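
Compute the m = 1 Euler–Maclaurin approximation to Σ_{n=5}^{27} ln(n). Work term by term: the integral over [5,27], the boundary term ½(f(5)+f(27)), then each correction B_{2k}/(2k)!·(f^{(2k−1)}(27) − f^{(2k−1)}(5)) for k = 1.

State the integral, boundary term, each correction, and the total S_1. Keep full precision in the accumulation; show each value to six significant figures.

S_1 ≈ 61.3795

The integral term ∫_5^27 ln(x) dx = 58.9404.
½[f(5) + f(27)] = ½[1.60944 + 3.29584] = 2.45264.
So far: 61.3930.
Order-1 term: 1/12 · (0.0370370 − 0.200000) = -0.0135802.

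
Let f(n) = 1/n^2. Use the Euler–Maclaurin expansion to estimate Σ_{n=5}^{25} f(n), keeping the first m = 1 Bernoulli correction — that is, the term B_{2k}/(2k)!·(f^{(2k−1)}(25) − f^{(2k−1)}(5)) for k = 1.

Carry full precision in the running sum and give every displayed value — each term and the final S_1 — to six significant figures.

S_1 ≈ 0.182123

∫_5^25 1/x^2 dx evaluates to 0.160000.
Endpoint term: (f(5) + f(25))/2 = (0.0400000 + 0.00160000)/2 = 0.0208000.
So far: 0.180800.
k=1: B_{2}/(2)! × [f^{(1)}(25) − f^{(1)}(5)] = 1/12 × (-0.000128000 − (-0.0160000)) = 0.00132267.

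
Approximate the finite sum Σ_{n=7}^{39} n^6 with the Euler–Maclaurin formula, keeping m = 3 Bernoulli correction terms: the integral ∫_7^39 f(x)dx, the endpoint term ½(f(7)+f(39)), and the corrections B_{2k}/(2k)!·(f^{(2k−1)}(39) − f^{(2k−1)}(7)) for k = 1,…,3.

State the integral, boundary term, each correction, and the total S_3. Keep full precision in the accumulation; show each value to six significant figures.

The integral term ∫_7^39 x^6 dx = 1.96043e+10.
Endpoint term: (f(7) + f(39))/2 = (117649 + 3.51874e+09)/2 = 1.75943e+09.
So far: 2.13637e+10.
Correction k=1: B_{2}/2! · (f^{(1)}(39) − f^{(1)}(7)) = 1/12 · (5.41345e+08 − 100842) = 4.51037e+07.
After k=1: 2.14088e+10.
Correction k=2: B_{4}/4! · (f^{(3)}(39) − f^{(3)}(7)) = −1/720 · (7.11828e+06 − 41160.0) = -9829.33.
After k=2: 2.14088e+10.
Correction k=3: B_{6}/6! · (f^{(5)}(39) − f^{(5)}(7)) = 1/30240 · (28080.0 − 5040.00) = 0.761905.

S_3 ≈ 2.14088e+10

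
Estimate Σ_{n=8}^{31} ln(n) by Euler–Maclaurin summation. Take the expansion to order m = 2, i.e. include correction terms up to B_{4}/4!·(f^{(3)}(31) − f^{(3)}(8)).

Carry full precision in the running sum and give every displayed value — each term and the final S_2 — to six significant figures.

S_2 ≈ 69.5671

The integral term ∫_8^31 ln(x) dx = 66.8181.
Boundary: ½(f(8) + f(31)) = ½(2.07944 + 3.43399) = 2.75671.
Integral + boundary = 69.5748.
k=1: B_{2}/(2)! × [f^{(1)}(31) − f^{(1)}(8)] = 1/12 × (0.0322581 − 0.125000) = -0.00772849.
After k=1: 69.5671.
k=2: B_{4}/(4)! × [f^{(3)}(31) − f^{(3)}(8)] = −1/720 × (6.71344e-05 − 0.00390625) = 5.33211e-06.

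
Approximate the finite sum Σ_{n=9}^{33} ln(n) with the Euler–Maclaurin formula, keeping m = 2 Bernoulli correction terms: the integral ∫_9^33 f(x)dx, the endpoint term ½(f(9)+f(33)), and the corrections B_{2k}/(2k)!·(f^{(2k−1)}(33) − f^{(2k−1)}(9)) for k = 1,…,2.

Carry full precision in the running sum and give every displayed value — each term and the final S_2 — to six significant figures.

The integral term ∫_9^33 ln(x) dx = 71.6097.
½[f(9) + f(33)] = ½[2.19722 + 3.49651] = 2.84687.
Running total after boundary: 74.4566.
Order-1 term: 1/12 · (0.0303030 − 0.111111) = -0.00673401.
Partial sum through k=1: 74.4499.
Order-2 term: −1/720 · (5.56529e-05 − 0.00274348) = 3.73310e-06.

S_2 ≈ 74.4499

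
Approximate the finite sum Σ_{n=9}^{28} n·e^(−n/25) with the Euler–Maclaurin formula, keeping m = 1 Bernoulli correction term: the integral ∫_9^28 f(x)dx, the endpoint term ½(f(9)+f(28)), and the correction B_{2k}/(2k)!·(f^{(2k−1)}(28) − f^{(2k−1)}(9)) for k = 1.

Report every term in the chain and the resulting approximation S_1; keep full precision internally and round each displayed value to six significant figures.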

▸ Problem requirements:
Could you copy out every line in the listing where the word "finite" appears?

▸ Written response:
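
Approximate the finite sum Σ_{n=7}^{39} n^6 with the Euler–Maclaurin formula, keeping m = 3 Bernoulli correction terms: the integral ∫_7^39 f(x)dx, the endpoint term ½(f(7)+f(39)), and the corrections B_{2k}/(2k)!·(f^{(2k−1)}(39) − f^{(2k−1)}(7)) for k = 1,…,3.
Approximate the finite sum Σ_{n=9}^{33} ln(n) with the Euler–Maclaurin formula, keeping m = 2 Bernoulli correction terms: the integral ∫_9^33 f(x)dx, the endpoint term ½(f(9)+f(33)), and the corrections B_{2k}/(2k)!·(f^{(2k−1)}(33) − f^{(2k−1)}(9)) for k = 1,…,2.
Approximate the finite sum Σ_{n=9}^{28} n·e^(−n/25) with the Euler–Maclaurin formula, keeping m = 1 Bernoulli correction term: the integral ∫_9^28 f(x)dx, the endpoint term ½(f(9)+f(28)), and the correction B_{2k}/(2k)!·(f^{(2k−1)}(28) − f^{(2k−1)}(9)) for k = 1.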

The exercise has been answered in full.